* **DIRECTIONS**
Nothing in the entries should change; repeat them exactly.

GIVEN DATA Block Start

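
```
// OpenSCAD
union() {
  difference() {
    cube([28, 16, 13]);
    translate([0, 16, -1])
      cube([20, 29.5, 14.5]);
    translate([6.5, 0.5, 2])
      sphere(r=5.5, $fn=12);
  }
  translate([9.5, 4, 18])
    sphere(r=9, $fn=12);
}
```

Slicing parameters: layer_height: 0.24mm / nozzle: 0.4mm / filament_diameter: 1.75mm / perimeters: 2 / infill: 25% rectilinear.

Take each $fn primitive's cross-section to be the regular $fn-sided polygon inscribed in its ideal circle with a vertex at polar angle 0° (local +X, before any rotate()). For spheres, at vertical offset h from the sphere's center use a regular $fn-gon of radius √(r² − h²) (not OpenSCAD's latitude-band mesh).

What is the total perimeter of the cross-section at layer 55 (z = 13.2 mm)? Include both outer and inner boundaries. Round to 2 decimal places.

47.29 mm

At z = 13.2 mm: the cube is absent (z outside [0, 13]); the cube at (0, 16) is present — its section is the full 20×29.5 rectangle (perimeter 99.00 mm); the sphere at (6.5, 0.5) does not reach this height (|z−center|=11.200 > r=5.5); Taking the first minus the rest: the first operand is absent here, so nothing remains; the sphere at (9.5, 4): section is a regular 12-gon, circumradius = √(r²−h²) = √(9²−4.8²) = 7.613 (perimeter = 2·12·7.613·sin(180°/12) = 47.29 mm); Taking the union: only the r=9 sphere at (9.5, 4) is present, so the union is just that shape — boundary = 47.29 mm. Overall, the cross-section is a single solid region. Total boundary length (outer) = 47.29 mm.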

GIVEN DATA Block End

* **REPLY**
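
```
// OpenSCAD
union() {
  difference() {
    cube([28, 16, 13]);
    translate([0, 16, -1])
      cube([20, 29.5, 14.5]);
    translate([6.5, 0.5, 2])
      sphere(r=5.5, $fn=12);
  }
  translate([9.5, 4, 18])
    sphere(r=9, $fn=12);
}
```

Slicing parameters: layer_height: 0.24mm / nozzle: 0.4mm / filament_diameter: 1.75mm / perimeters: 2 / infill: 25% rectilinear.

Take each $fn primitive's cross-section to be the regular $fn-sided polygon inscribed in its ideal circle with a vertex at polar angle 0° (local +X, before any rotate()). For spheres, at vertical offset h from the sphere's center use a regular $fn-gon of radius √(r² − h²) (not OpenSCAD's latitude-band mesh).

What is the total perimeter of the cross-section at layer 55 (z = 13.2 mm)? Include both outer and inner boundaries. Round to 2 decimal places.

47.29 mm

At z = 13.2 mm: the cube is absent (z outside [0, 13]); the cube at (0, 16) is present — its section is the full 20×29.5 rectangle (perimeter 99.00 mm); the sphere at (6.5, 0.5) does not reach this height (|z−center|=11.200 > r=5.5); Taking the first minus the rest: the first operand is absent here, so nothing remains; the sphere at (9.5, 4): section is a regular 12-gon, circumradius = √(r²−h²) = √(9²−4.8²) = 7.613 (perimeter = 2·12·7.613·sin(180°/12) = 47.29 mm); Taking the union: only the r=9 sphere at (9.5, 4) is present, so the union is just that shape — boundary = 47.29 mm. Overall, the cross-section is a single solid region. Total boundary length (outer) = 47.29 mm.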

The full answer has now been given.